**Problem to solve**
Nothing before the line containing "A walk-in cooler" belongs in the answer; quote that line and all lines after it through the end of the material, word for word.

__________

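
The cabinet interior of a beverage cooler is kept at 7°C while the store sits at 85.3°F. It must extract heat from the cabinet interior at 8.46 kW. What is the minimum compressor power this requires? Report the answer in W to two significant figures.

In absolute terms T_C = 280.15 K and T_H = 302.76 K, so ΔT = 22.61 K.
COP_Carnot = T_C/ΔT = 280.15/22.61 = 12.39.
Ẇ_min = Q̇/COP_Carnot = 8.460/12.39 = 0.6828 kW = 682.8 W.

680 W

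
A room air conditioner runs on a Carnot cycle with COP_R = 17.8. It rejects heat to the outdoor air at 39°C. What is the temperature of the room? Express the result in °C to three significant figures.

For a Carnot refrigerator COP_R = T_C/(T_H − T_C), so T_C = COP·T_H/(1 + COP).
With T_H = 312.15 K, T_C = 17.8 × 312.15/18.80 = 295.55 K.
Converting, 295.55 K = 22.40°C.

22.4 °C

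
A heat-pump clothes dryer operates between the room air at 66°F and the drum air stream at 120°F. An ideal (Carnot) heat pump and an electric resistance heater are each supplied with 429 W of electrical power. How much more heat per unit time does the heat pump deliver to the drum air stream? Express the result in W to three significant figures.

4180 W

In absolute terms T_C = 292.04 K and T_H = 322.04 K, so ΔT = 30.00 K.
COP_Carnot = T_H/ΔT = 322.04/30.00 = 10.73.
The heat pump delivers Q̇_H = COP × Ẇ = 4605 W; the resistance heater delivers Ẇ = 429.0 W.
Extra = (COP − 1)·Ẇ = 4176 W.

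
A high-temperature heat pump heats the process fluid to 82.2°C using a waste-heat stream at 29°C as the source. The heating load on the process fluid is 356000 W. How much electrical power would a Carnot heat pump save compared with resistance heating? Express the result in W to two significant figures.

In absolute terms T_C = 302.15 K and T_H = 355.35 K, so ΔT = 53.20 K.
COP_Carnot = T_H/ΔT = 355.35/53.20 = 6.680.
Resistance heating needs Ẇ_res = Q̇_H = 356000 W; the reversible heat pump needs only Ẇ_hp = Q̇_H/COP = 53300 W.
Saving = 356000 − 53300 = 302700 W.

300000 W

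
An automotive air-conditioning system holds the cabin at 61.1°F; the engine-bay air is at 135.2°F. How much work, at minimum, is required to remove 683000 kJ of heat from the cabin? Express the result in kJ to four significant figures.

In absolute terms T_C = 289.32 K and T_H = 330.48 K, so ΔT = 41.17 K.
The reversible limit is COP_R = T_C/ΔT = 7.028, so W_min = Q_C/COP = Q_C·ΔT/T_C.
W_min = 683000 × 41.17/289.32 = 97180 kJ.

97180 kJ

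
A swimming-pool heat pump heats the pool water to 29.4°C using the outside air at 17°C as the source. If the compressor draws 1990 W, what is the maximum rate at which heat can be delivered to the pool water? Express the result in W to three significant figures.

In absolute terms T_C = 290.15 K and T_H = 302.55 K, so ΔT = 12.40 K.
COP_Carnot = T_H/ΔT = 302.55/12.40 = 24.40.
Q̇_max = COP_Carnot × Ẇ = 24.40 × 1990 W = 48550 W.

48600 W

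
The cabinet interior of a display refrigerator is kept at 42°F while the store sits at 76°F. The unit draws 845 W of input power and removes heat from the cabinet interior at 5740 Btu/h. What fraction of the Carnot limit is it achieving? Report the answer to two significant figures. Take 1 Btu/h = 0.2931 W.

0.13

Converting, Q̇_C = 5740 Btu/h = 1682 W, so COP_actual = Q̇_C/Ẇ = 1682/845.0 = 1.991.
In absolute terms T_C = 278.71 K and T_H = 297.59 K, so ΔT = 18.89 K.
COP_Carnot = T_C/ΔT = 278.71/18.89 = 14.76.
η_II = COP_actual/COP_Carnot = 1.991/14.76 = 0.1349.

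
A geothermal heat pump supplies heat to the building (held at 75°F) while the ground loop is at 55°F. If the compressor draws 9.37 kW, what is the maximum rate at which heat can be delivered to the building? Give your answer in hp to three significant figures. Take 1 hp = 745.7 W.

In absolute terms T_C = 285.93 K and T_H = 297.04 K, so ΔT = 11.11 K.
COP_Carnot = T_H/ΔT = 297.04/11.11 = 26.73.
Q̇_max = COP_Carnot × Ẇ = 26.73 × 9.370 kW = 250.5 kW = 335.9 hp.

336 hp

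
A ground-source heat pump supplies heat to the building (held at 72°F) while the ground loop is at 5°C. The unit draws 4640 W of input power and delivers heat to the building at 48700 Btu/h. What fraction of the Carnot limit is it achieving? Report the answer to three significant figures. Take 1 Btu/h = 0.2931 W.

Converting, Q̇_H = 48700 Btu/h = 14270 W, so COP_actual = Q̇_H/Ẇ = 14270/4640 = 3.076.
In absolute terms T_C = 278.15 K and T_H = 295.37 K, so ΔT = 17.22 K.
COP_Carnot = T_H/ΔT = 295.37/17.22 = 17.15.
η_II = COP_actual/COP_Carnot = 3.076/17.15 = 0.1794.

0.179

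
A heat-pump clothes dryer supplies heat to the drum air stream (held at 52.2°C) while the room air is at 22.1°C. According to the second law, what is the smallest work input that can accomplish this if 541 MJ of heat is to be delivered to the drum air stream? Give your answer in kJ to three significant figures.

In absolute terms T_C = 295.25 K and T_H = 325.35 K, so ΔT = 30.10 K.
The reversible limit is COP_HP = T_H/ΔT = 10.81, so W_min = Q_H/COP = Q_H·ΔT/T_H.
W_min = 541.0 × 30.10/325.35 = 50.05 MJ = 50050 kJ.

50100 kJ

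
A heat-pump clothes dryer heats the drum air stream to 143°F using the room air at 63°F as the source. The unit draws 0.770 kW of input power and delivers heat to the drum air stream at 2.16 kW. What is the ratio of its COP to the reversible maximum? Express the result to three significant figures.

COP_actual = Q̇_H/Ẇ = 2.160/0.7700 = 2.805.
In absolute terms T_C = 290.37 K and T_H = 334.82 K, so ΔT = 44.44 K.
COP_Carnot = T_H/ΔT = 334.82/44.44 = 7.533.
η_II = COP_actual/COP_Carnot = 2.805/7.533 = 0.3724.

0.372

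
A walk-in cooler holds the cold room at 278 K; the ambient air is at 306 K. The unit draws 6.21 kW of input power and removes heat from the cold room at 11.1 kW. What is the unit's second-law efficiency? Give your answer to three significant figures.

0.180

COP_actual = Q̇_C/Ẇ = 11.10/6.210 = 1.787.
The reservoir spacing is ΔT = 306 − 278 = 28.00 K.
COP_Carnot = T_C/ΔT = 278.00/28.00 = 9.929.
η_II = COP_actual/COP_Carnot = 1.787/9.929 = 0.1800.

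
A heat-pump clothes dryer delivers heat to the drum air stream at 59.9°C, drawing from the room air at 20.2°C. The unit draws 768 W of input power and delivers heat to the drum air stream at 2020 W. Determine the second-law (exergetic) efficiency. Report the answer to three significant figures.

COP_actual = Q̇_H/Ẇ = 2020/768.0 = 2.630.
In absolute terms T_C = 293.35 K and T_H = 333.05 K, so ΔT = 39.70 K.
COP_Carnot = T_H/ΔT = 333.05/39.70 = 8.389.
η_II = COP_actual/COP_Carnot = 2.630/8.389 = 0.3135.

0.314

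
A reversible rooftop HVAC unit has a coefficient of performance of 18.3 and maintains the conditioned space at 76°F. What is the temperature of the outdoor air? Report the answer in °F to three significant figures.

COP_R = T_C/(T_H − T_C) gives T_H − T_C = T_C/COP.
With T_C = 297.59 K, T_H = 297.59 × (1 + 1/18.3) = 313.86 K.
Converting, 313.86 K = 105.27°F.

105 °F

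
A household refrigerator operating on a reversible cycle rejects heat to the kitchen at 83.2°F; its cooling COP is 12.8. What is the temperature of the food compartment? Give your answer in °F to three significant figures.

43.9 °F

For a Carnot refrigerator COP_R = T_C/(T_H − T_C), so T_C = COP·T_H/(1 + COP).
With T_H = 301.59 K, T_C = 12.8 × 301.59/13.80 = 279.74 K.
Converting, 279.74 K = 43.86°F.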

__________

**Result of the task**
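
A walk-in cooler holds the cold room at 278 K; the ambient air is at 306 K. The unit draws 6.21 kW of input power and removes heat from the cold room at 11.1 kW. What is the unit's second-law efficiency? Give your answer to three significant figures.

0.180

COP_actual = Q̇_C/Ẇ = 11.10/6.210 = 1.787.
The reservoir spacing is ΔT = 306 − 278 = 28.00 K.
COP_Carnot = T_C/ΔT = 278.00/28.00 = 9.929.
η_II = COP_actual/COP_Carnot = 1.787/9.929 = 0.1800.

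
A heat-pump clothes dryer delivers heat to the drum air stream at 59.9°C, drawing from the room air at 20.2°C. The unit draws 768 W of input power and delivers heat to the drum air stream at 2020 W. Determine the second-law (exergetic) efficiency. Report the answer to three significant figures.

COP_actual = Q̇_H/Ẇ = 2020/768.0 = 2.630.
In absolute terms T_C = 293.35 K and T_H = 333.05 K, so ΔT = 39.70 K.
COP_Carnot = T_H/ΔT = 333.05/39.70 = 8.389.
η_II = COP_actual/COP_Carnot = 2.630/8.389 = 0.3135.

0.314

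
A reversible rooftop HVAC unit has a coefficient of performance of 18.3 and maintains the conditioned space at 76°F. What is the temperature of the outdoor air? Report the answer in °F to three significant figures.

COP_R = T_C/(T_H − T_C) gives T_H − T_C = T_C/COP.
With T_C = 297.59 K, T_H = 297.59 × (1 + 1/18.3) = 313.86 K.
Converting, 313.86 K = 105.27°F.

105 °F

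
A household refrigerator operating on a reversible cycle rejects heat to the kitchen at 83.2°F; its cooling COP is 12.8. What is the temperature of the food compartment? Give your answer in °F to three significant figures.

43.9 °F

For a Carnot refrigerator COP_R = T_C/(T_H − T_C), so T_C = COP·T_H/(1 + COP).
With T_H = 301.59 K, T_C = 12.8 × 301.59/13.80 = 279.74 K.
Converting, 279.74 K = 43.86°F.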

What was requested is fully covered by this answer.